**Directions**:
Restate word for word the lines of the records below, starting at the line that contains "H takes 4 days." and ending at the line that contains "are enough workers).", with both of those lines included and nothing else.

**Information given**:

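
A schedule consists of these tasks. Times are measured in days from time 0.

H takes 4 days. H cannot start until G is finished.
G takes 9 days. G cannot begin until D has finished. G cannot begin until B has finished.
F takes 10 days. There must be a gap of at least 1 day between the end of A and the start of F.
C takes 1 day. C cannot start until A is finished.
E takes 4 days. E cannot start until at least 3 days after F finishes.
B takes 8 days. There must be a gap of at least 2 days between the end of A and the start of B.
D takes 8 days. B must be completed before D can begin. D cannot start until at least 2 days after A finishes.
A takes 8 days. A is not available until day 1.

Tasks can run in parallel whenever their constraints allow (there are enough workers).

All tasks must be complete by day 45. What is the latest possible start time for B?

To finish by day 45, H (duration 4) must start no later than day 41.
G feeds into H (must start by day 41); so G must finish by day 41 and therefore start by day 32.
Since G (must start by day 32) depends on it, D must finish by day 32. Backing off its 8-day duration gives a latest start of day 24.
B must finish in time for D (must start by day 24); G (must start by day 32). The tightest is day 24, so B must start by 24 − 8 = day 16.

16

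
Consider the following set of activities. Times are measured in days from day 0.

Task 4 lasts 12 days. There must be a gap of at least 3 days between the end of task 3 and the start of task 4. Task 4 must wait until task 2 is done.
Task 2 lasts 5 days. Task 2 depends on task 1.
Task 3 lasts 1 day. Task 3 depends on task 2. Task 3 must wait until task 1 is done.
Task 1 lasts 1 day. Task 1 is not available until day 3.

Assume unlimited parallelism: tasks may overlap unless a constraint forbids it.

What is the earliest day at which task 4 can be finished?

25

Task 1 waits on its own release at day 3, so it starts at day 3 and finishes at 3 + 1 = day 4.
Task 2 waits on task 1 (finishes day 4), so it starts at day 4 and finishes at 4 + 5 = day 9.
For task 3: task 2 (finishes day 9); task 1 (finishes day 4). Taking the maximum gives a start of day 9, and it finishes at 9 + 1 = day 10.
Task 4 needs all of task 3 (finishes day 10, plus 3-day gap → day 13); task 2 (finishes day 9). That puts its earliest start at day 13; it finishes at 13 + 12 = day 25.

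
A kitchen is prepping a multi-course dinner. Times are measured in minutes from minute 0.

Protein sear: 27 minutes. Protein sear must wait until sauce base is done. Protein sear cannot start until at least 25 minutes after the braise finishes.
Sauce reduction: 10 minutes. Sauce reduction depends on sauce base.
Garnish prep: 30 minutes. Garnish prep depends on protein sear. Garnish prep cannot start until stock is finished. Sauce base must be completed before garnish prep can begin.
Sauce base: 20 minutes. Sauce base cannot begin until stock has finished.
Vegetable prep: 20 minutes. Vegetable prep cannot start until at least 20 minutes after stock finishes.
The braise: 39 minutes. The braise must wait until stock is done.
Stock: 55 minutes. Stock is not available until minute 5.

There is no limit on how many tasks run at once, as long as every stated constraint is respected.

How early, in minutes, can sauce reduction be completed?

90

After its own release at minute 5, stock can start at minute 5 and finishes at minute 60.
After stock (finishes minute 60), sauce base can start at minute 60 and finishes at minute 80.
Sauce reduction waits on sauce base (finishes minute 80), so it starts at minute 80 and finishes at 80 + 10 = minute 90.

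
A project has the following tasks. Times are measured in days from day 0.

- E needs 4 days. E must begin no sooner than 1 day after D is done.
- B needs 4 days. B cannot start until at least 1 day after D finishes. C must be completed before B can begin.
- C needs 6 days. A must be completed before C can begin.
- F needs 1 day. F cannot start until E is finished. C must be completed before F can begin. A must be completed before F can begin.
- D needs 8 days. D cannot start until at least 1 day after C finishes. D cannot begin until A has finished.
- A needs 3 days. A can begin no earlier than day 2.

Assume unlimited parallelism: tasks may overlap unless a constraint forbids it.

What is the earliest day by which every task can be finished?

26

A waits on its own release at day 2, so it starts at day 2 and finishes at 2 + 3 = day 5.
C waits on A (finishes day 5), so it starts at day 5 and finishes at 5 + 6 = day 11.
For D: C (finishes day 11, plus 1-day gap → day 12); A (finishes day 5). Taking the maximum gives a start of day 12, and it finishes at 12 + 8 = day 20.
E cannot begin until D (finishes day 20, plus 1-day gap → day 21). It runs from day 21 to 21 + 4 = day 25.
F has to wait for E (finishes day 25); C (finishes day 11); A (finishes day 5). The latest of these is day 25, so F runs day 25 to 25 + 1 = day 26.
B has to wait for D (finishes day 20, plus 1-day gap → day 21); C (finishes day 11). The latest of these is day 21, so B runs day 21 to 21 + 4 = day 25.
All tasks are finished once the last one completes. Finish times: A at 5, B at 25, C at 11, D at 20, E at 25, F at 26. The latest is day 26.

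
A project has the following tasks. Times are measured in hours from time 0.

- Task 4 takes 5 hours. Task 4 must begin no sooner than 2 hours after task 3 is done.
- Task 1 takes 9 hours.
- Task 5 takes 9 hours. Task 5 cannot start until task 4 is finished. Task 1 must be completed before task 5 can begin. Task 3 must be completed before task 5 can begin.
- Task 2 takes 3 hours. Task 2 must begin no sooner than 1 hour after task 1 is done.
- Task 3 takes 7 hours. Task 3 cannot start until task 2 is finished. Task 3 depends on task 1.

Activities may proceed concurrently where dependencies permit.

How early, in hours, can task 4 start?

22

Nothing blocks task 1, so it runs from hour 0 to hour 9.
After task 1 (finishes hour 9, plus 1-hour gap → hour 10), task 2 can start at hour 10 and finishes at hour 13.
Task 3 has to wait for task 2 (finishes hour 13); task 1 (finishes hour 9). The latest of these is hour 13, so task 3 runs hour 13 to 13 + 7 = hour 20.
Task 4 waits on task 3 (finishes hour 20, plus 2-hour gap → hour 22), so the earliest it can start is hour 22.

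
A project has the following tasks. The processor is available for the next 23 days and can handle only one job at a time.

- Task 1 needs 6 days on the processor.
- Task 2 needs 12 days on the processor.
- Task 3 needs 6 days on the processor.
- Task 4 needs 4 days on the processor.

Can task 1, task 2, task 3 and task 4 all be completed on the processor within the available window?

No

Running back to back, the jobs need 6 + 12 + 6 + 4 = 28 days on the processor.
Since 28 > 23, they cannot all fit.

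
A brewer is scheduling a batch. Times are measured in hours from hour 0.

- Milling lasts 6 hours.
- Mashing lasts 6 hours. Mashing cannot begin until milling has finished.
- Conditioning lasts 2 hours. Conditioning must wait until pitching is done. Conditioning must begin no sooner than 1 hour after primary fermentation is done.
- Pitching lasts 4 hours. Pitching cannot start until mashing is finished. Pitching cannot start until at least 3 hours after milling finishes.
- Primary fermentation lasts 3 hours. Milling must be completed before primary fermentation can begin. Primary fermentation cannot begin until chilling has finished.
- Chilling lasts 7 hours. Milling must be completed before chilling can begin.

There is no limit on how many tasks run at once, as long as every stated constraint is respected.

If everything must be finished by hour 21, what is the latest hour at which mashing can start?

9

Nothing follows conditioning; the deadline of hour 21 is its only limit. It must start by 21 − 2 = hour 19.
Pitching must finish before conditioning (must start by hour 19). With a 4-hour duration, pitching must start by 19 − 4 = hour 15.
Mashing feeds into pitching (must start by hour 15); so mashing must finish by hour 15 and therefore start by hour 9.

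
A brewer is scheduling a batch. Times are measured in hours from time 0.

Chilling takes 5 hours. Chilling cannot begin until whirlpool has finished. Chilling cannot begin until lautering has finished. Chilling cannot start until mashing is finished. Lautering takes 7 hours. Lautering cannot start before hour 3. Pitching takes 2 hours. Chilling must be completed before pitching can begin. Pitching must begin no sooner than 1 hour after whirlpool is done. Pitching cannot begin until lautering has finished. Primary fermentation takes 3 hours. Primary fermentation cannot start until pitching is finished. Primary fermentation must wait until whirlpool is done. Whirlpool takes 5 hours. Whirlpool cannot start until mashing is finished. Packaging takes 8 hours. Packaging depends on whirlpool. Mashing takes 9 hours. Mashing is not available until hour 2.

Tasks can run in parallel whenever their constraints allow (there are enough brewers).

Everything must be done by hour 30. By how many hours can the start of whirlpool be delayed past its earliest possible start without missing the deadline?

4

Mashing waits on its own release at hour 2, so it starts at hour 2 and finishes at 2 + 9 = hour 11.
After mashing (finishes hour 11), whirlpool can start at hour 11 and finishes at hour 16.

Working backward from the deadline:
Primary fermentation has no dependents, so it just needs to finish by hour 30. Starting by 30 − 3 = hour 27 achieves that.
Pitching has to be done before primary fermentation (must start by hour 27). That means finishing by hour 27, i.e. starting by 27 − 2 = hour 25.
Chilling feeds into pitching (must start by hour 25); so chilling must finish by hour 25 and therefore start by hour 20.
Nothing follows packaging; the deadline of hour 30 is its only limit. It must start by 30 − 8 = hour 22.
Whirlpool has several dependents: chilling (must start by hour 20); pitching (must start by hour 25, minus 1-hour gap → hour 24); primary fermentation (must start by hour 27); packaging (must start by hour 22). The earliest of those limits is hour 20, so whirlpool must start by 20 − 5 = hour 15.
So whirlpool can start as early as hour 11 and as late as hour 15, giving 15 − 11 = 4 hours of slack.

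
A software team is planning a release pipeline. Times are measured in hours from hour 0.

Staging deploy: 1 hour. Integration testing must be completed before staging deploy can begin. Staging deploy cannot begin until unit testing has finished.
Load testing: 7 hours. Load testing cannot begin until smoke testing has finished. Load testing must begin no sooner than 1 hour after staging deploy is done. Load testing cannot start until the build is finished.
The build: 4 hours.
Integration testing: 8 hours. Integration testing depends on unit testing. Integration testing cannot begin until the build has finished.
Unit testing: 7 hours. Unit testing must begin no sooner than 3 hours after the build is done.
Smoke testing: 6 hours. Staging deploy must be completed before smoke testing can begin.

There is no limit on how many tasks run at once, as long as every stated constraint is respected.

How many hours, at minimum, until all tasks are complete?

36

Nothing blocks the build, so it runs from hour 0 to hour 4.
Unit testing cannot begin until the build (finishes hour 4, plus 3-hour gap → hour 7). It runs from hour 7 to 7 + 7 = hour 14.
Integration testing cannot start until unit testing (finishes hour 14); the build (finishes hour 4). The controlling bound is hour 14, so integration testing finishes at 14 + 8 = hour 22.
For staging deploy: integration testing (finishes hour 22); unit testing (finishes hour 14). Taking the maximum gives a start of hour 22, and it finishes at 22 + 1 = hour 23.
Smoke testing waits on staging deploy (finishes hour 23), so it starts at hour 23 and finishes at 23 + 6 = hour 29.
For load testing: smoke testing (finishes hour 29); staging deploy (finishes hour 23, plus 1-hour gap → hour 24); the build (finishes hour 4). Taking the maximum gives a start of hour 29, and it finishes at 29 + 7 = hour 36.
All tasks are finished once the last one completes. Finish times: The build at 4, Unit testing at 14, Integration testing at 22, Staging deploy at 23, Smoke testing at 29, Load testing at 36. The latest is hour 36.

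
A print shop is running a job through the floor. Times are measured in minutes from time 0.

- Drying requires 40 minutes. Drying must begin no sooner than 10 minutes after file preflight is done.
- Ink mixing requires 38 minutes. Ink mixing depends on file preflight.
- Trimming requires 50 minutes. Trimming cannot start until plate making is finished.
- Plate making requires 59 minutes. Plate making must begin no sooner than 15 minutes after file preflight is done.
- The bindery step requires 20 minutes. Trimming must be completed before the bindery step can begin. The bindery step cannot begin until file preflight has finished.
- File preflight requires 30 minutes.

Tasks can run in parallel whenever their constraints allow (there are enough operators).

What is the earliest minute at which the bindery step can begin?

154

File preflight can start immediately at minute 0; it finishes at minute 30.
Plate making waits on file preflight (finishes minute 30, plus 15-minute gap → minute 45), so it starts at minute 45 and finishes at 45 + 59 = minute 104.
After plate making (finishes minute 104), trimming can start at minute 104 and finishes at minute 154.
The bindery step waits on trimming (finishes minute 154); file preflight (finishes minute 30). The latest of these is minute 154, which is the earliest the bindery step can start.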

**Task output**:
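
H takes 4 days. H cannot start until G is finished.
G takes 9 days. G cannot begin until D has finished. G cannot begin until B has finished.
F takes 10 days. There must be a gap of at least 1 day between the end of A and the start of F.
C takes 1 day. C cannot start until A is finished.
E takes 4 days. E cannot start until at least 3 days after F finishes.
B takes 8 days. There must be a gap of at least 2 days between the end of A and the start of B.
D takes 8 days. B must be completed before D can begin. D cannot start until at least 2 days after A finishes.
A takes 8 days. A is not available until day 1.

Tasks can run in parallel whenever their constraints allow (there are enough workers).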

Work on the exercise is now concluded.